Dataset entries
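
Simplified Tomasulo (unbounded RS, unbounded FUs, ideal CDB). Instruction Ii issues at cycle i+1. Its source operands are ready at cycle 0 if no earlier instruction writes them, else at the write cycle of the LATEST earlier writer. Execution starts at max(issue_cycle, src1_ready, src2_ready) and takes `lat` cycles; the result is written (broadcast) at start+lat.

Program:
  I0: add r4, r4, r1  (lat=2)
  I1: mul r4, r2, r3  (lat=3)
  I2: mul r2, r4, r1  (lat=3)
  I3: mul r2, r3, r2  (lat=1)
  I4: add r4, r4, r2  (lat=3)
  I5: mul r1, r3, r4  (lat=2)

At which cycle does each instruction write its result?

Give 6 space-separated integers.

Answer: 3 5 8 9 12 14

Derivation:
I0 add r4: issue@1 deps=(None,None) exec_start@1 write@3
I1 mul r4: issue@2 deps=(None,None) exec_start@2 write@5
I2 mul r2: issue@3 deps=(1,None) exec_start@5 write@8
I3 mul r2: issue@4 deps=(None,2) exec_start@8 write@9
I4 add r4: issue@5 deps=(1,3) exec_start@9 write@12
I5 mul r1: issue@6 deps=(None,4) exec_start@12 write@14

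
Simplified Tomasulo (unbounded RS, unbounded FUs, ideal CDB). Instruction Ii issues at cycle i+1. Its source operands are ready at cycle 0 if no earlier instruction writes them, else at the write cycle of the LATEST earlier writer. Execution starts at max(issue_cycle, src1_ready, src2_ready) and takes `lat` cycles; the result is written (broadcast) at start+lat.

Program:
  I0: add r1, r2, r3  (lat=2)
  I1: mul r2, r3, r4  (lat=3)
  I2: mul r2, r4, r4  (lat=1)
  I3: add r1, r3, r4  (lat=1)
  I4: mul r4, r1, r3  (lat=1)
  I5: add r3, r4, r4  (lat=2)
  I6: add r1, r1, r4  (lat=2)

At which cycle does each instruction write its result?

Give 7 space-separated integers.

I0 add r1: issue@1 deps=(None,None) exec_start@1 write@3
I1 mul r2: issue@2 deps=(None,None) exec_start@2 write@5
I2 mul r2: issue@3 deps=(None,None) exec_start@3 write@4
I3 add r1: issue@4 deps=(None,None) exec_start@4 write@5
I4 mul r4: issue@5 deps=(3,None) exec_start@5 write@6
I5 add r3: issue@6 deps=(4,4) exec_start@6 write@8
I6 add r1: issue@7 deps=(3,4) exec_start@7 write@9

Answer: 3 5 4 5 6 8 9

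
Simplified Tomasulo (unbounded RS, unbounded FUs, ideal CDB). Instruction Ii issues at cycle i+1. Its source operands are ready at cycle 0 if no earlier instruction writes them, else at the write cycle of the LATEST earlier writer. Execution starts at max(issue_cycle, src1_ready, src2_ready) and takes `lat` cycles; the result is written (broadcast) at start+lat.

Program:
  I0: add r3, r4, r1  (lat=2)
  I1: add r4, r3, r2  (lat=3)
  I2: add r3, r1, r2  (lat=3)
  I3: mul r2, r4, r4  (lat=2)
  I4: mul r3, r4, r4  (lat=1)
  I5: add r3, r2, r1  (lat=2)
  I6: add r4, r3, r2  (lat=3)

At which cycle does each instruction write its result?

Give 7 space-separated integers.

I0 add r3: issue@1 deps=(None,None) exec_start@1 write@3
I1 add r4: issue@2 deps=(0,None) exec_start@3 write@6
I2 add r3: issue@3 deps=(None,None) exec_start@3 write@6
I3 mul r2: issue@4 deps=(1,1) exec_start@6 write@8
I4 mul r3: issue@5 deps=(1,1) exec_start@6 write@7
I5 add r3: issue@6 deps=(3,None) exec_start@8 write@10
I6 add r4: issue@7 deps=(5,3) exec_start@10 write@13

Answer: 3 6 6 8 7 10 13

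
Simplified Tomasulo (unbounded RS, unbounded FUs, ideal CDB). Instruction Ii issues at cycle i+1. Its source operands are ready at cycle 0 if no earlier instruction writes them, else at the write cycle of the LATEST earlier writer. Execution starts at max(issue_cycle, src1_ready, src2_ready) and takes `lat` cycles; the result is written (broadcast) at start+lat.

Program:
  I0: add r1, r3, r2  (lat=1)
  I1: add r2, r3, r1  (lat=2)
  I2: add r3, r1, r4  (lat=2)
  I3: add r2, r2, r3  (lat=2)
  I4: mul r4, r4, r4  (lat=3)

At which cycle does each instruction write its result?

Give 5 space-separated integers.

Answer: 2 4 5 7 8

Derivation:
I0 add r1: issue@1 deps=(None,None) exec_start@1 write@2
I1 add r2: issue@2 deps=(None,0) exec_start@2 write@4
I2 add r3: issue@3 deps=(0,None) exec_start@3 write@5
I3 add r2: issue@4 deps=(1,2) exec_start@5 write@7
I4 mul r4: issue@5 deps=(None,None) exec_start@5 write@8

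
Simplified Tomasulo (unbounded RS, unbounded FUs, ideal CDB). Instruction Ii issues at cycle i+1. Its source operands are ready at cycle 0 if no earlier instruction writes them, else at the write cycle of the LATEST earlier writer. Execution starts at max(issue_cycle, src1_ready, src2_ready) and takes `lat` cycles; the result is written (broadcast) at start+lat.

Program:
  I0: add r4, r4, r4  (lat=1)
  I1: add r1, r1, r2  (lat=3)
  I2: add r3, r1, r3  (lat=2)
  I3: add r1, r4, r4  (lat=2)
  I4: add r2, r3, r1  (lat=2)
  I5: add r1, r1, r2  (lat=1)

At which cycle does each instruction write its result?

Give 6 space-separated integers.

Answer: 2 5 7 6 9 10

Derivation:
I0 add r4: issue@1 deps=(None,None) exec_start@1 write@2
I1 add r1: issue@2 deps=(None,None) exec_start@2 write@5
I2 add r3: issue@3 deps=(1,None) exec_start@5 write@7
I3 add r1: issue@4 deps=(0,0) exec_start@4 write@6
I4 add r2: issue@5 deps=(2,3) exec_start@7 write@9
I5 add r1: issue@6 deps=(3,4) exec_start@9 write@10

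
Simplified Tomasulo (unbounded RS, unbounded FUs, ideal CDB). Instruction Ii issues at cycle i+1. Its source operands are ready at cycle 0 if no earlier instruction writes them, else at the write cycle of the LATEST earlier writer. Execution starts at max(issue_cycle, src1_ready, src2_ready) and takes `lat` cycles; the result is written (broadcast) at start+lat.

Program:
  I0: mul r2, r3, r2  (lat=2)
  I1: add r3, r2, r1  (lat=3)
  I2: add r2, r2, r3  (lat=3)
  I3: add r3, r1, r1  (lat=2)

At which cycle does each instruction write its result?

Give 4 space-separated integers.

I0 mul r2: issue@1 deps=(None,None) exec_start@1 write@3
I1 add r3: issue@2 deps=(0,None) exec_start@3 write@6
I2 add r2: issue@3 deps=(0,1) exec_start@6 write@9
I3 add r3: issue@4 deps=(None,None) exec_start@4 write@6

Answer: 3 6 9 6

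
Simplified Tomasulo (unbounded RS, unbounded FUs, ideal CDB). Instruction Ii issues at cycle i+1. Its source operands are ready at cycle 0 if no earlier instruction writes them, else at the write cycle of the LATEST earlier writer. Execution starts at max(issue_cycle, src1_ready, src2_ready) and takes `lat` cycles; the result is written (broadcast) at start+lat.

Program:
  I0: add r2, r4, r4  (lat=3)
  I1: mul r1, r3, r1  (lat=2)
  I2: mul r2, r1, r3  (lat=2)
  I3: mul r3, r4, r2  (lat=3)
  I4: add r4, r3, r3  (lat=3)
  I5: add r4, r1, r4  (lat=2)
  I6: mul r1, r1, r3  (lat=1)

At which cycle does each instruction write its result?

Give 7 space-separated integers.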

Work required -
Nothing but the lines from the line containing "I4: add r4, r3, r3" through the final line of the entries should appear in your answer, copied exactly.

Response area -
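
  I4: add r4, r3, r3  (lat=3)
  I5: add r4, r1, r4  (lat=2)
  I6: mul r1, r1, r3  (lat=1)

At which cycle does each instruction write its result?

Give 7 space-separated integers.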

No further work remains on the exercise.